_What you need to do_: Beginning at the line that contains "(A) EA(C) > EA(Tl)" and ending at the last line of the records below, retype each line exactly and add nothing.

_Records for the task_:
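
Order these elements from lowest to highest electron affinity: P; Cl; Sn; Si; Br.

Si is in period 3, group 14; P is in period 3, group 15; Cl is in period 3, group 17; Br is in period 4, group 17; Sn is in period 5, group 14.
Atoms with high Z_eff and room in the valence shell (especially the halogens) have the most exothermic electron affinities.
These span different periods and groups, so the two trends combine.
Sn > P: this pair runs against the simple trend — see the exception note.
Si > Sn: Si sits above Sn in group 14, so the down-group effect alone puts Si higher.
Br > Si: period and group pull opposite ways; the across-period shift dominates (325 vs 134 kJ/mol).
Cl > Br: they share group 17; the group trend gives Cl the larger value.
Note the exception: Sn has a higher electron affinity than P, contrary to the simple trend — adding an electron to P's half-filled np³ subshell costs electron-pairing energy.
Note the exception: Si has a higher electron affinity than P, contrary to the simple trend — adding an electron to P's half-filled 3p³ is unfavourable, so Si (3p²) has the more exothermic EA.
Tabulated electron affinity (kJ/mol): Si 134, P 72, Cl 349, Br 325, Sn 107.
So from lowest to highest: P < Sn < Si < Br < Cl.

P < Sn < Si < Br < Cl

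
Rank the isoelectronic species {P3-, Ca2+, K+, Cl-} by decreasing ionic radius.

P3- > Cl- > K+ > Ca2+

All of these have 18 electrons, so size is governed by nuclear charge alone: the more protons, the stronger the pull on the same electron cloud, and the smaller the ion.
Nuclear charges: Ca2+ (Z=20), K+ (Z=19), Cl- (Z=17), P3- (Z=15).
Largest to smallest: P3- > Cl- > K+ > Ca2+.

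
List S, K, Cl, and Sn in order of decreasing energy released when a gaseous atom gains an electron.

Cl > S > Sn > K

S is in period 3, group 16; Cl is in period 3, group 17; K is in period 4, group 1; Sn is in period 5, group 14.
Electron affinity generally becomes more exothermic across a period toward the halogens and less exothermic down a group.
Neither a single period nor a single group — weigh both effects.
Sn > K: the two effects oppose for this pair; the across-period effect wins (107 vs 48 kJ/mol).
S > Sn: both effects reinforce here, so S is clearly the higher of the two.
Cl > S: both are in period 3; the period trend gives Cl the larger value.
Approximate values (kJ/mol): S 200, Cl 349, K 48, Sn 107.
So from highest to lowest: Cl > S > Sn > K.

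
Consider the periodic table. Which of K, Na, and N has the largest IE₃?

The third ionization energy removes an electron from the +2 ion. For each element: K²⁺ is already 1 electron into the core; Na²⁺ is already 1 electron into the core; N²⁺ still has 3 valence electrons.
Usually core removal costs more than valence removal, but here the competition is close: a tightly held n=2 valence electron can cost more to remove than an n=3 core electron, so the actual values have to decide it.
The numbers (kJ/mol): K 4420, Na 6910, N 4578.
Hence IE_3: K < N < Na.

Na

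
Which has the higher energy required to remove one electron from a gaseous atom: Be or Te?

IE₁ increases left→right with effective nuclear charge and decreases top→bottom as the valence shell moves farther out.
Neither a single period nor a single group — weigh both effects.
Be > Te: period and group pull opposite ways; the down-group shift dominates (900 vs 869 kJ/mol).
Tabulated first ionization energy (kJ/mol): Be 900, Te 869.
So Be has the higher energy required to remove one electron from a gaseous atom (Be > Te).

Be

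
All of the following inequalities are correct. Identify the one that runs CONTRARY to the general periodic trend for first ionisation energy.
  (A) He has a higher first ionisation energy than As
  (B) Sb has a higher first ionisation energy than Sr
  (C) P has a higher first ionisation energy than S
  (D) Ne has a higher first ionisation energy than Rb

The general trend: first ionisation energy increases across a period and decreases down a group.
(A) He (period 1, group 18) vs As (period 4, group 15): the stated order agrees with the simple trend.
(B) Sb (period 5, group 15) vs Sr (period 5, group 2): the stated order agrees with the simple trend.
(C) P (period 3, group 15) vs S (period 3, group 16): the stated order contradicts the simple trend.
(D) Ne (period 2, group 18) vs Rb (period 5, group 1): the stated order agrees with the simple trend.
The exception is (C): S (3p⁴) ionizes more easily than half-filled P (3p³) because the paired 3p electron in S is pushed out by e⁻–e⁻ repulsion.

(C)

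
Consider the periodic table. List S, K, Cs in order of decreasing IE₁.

S is in period 3, group 16; K is in period 4, group 1; Cs is in period 6, group 1.
IE₁ increases left→right with effective nuclear charge and decreases top→bottom as the valence shell moves farther out.
Neither a single period nor a single group — weigh both effects.
K > Cs: K sits above Cs in group 1, so the down-group effect alone puts K higher.
S > K: relative to K, both the across-period and down-group shifts push S's first ionization energy up.
For reference (kJ/mol): S 1000, K 419, Cs 376.
So from highest to lowest: S > K > Cs.

S > K > Cs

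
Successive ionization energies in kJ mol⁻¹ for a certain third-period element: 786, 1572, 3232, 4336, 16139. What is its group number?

Group 14

Look for the largest jump between consecutive ionization energies: IE5/IE4 ≈ 3.7, far larger than any earlier ratio.
That jump marks the point where a core electron is being removed. So the atom has 4 valence electrons.
A main-group element with 4 valence electrons is in group 14.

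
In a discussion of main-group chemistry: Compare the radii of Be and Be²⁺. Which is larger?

Be

Forming Be²⁺ removes 2 electrons from Be. Fewer electrons for the same nuclear charge means less shielding and a higher Z_eff on the remaining electrons, and for main-group metals the entire outer shell is lost.
A cation is smaller than its parent atom: Be²⁺ < Be.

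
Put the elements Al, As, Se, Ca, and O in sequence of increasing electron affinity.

Ca < Al < As < O < Se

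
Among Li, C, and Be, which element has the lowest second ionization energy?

Be

Consider each +1 ion: Li⁺ is the bare [He] core; C⁺ still has 3 valence electrons; Be⁺ still has 1 valence electron.
Pulling an electron out of a noble-gas core costs far more than removing a remaining valence electron, so Li sits at the high end of IE_2.
Valence configurations: C⁺ [He]2s²2p¹, Be⁺ [He]2s¹.
Tabulated IE_2 (kJ/mol): Li 7298, C 2353, Be 1757.
Overall IE_2 order: Be < C < Li.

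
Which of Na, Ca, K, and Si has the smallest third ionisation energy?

Consider each +2 ion: Na²⁺ is already 1 electron into the core; Ca²⁺ is the bare [Ar] core; K²⁺ is already 1 electron into the core; Si²⁺ still has 2 valence electrons.
Pulling an electron out of a noble-gas core costs far more than removing a remaining valence electron, so K, Ca and Na sit at the high end of IE_3.
Tabulated IE_3 (kJ/mol): Na 6910, Ca 4912, K 4420, Si 3232.
Overall IE_3 order: Si < K < Ca < Na.

Si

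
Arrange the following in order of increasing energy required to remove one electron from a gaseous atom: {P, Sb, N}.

Sb, P, N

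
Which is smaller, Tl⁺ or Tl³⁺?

Both ions have Z = 81 protons, but Tl³⁺ has lost more electrons, so its remaining electrons feel a larger effective nuclear charge per electron and are pulled in more tightly.
Higher positive charge → smaller ion, so Tl⁺ > Tl³⁺.

Tl³⁺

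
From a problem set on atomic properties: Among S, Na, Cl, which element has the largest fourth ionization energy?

Na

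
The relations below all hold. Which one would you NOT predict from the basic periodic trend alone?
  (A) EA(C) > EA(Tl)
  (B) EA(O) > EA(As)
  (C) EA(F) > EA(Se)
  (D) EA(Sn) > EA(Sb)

(D)

The general trend: electron affinity increases across a period and decreases down a group.
(A) C (period 2, group 14) vs Tl (period 6, group 13): the stated order agrees with the simple trend.
(B) O (period 2, group 16) vs As (period 4, group 15): the stated order agrees with the simple trend.
(C) F (period 2, group 17) vs Se (period 4, group 16): the stated order agrees with the simple trend.
(D) Sn (period 5, group 14) vs Sb (period 5, group 15): the stated order contradicts the simple trend.
The exception is (D): adding an electron to Sb's half-filled 5p³ is unfavourable, so Sn has the more exothermic EA.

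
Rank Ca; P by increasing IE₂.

Ca < P

The second ionization energy removes an electron from the +1 ion. For each element: Ca⁺ still has 1 valence electron; P⁺ still has 4 valence electrons.
All are still removing valence electrons, so compare the +1 ions as you would atoms: IE_2 generally rises across a period (higher Z_eff) and falls down a group (larger shell), subject to the usual subshell exceptions.
Valence configurations: Ca⁺ [Ar]4s¹, P⁺ [Ne]3s²3p².
The numbers (kJ/mol): Ca 1145, P 1907.
So the second ionization energies run Ca < P.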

_Expected output_:
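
  (A) EA(C) > EA(Tl)
  (B) EA(O) > EA(As)
  (C) EA(F) > EA(Se)
  (D) EA(Sn) > EA(Sb)

(D)

The general trend: electron affinity increases across a period and decreases down a group.
(A) C (period 2, group 14) vs Tl (period 6, group 13): the stated order agrees with the simple trend.
(B) O (period 2, group 16) vs As (period 4, group 15): the stated order agrees with the simple trend.
(C) F (period 2, group 17) vs Se (period 4, group 16): the stated order agrees with the simple trend.
(D) Sn (period 5, group 14) vs Sb (period 5, group 15): the stated order contradicts the simple trend.
The exception is (D): adding an electron to Sb's half-filled 5p³ is unfavourable, so Sn has the more exothermic EA.

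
Rank Ca; P by increasing IE₂.

Ca < P

The second ionization energy removes an electron from the +1 ion. For each element: Ca⁺ still has 1 valence electron; P⁺ still has 4 valence electrons.
All are still removing valence electrons, so compare the +1 ions as you would atoms: IE_2 generally rises across a period (higher Z_eff) and falls down a group (larger shell), subject to the usual subshell exceptions.
Valence configurations: Ca⁺ [Ar]4s¹, P⁺ [Ne]3s²3p².
The numbers (kJ/mol): Ca 1145, P 1907.
So the second ionization energies run Ca < P.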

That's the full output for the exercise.